### WHAT IS EXPECTED
Lines in the listing that hold the string "condition" need to be tallied, and the total given alone.

### INFORMATION SUPPLIED
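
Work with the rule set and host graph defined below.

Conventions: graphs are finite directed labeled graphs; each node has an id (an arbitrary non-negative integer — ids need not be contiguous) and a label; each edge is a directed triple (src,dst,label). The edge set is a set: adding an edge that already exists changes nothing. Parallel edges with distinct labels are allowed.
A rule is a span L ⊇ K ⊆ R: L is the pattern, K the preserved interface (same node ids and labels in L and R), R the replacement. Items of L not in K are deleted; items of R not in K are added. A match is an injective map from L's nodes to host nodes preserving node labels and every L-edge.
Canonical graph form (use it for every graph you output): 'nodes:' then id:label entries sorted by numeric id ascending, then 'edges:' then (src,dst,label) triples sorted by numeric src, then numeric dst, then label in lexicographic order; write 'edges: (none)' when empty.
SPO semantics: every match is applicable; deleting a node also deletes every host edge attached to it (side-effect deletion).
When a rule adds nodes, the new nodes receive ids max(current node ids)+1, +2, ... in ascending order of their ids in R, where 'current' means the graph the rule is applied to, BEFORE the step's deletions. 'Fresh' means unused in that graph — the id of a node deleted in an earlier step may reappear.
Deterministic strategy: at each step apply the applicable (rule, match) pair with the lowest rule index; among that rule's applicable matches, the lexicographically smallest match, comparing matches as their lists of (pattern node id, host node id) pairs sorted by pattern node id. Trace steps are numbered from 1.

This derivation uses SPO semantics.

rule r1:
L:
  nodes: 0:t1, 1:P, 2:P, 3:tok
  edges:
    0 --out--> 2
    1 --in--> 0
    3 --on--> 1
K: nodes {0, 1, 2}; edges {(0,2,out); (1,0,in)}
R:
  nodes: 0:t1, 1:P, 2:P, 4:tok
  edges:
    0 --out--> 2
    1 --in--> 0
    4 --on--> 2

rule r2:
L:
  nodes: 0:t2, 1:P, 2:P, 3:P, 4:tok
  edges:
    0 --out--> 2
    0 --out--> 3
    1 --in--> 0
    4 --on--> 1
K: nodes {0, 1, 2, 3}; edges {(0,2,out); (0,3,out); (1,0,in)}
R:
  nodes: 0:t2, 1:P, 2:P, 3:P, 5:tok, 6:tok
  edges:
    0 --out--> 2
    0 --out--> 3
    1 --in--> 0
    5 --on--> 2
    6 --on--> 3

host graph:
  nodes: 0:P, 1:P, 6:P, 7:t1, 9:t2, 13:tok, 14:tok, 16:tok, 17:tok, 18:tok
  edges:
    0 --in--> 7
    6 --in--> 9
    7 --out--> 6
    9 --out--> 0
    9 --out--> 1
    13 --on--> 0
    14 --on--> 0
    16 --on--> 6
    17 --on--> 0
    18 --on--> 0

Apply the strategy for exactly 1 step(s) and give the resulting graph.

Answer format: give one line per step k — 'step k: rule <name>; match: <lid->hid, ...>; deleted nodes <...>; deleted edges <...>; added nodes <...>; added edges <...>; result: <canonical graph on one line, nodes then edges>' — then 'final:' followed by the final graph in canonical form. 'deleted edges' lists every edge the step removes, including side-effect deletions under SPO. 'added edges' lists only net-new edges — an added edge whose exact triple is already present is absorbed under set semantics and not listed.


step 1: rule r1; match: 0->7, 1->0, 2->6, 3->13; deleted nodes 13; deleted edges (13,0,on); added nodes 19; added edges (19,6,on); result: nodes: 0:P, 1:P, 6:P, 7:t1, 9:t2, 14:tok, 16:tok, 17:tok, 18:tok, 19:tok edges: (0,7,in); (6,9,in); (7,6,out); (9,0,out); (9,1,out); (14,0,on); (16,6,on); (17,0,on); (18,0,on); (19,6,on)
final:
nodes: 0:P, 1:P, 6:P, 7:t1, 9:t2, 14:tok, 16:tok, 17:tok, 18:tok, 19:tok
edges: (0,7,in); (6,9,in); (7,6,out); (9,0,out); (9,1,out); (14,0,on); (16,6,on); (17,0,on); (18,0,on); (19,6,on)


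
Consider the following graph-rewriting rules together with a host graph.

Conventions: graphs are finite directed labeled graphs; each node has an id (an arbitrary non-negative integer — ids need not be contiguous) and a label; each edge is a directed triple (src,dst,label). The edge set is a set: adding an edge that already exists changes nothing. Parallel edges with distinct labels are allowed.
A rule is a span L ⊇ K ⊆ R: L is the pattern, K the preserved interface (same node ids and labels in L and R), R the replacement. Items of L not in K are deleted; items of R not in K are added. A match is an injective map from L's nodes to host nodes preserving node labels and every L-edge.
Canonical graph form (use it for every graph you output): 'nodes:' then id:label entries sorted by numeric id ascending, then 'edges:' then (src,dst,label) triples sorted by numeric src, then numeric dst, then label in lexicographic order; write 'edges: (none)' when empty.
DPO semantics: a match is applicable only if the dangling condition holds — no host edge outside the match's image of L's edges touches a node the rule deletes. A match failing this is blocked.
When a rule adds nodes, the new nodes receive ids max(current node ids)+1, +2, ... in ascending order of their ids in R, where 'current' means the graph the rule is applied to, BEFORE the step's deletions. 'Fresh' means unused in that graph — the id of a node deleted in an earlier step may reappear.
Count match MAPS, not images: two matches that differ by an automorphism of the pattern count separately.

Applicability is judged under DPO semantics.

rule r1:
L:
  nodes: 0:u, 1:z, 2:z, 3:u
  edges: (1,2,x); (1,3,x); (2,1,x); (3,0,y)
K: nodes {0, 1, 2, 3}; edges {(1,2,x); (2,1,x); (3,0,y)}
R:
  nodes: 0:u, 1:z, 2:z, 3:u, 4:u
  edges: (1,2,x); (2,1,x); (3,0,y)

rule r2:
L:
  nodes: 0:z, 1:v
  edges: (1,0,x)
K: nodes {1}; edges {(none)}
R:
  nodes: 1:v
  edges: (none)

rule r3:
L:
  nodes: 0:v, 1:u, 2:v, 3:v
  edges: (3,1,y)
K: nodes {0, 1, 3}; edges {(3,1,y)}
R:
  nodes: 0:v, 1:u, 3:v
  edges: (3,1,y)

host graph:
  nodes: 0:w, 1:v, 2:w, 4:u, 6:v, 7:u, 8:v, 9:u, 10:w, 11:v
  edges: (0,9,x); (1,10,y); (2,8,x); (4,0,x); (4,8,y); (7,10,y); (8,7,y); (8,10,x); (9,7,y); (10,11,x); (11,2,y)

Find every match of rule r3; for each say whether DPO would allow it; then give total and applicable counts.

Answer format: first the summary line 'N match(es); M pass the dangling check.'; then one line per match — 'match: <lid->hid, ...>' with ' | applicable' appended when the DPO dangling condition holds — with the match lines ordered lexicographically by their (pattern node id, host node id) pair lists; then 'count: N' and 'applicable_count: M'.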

### RESPONSE TO THE EXERCISE
2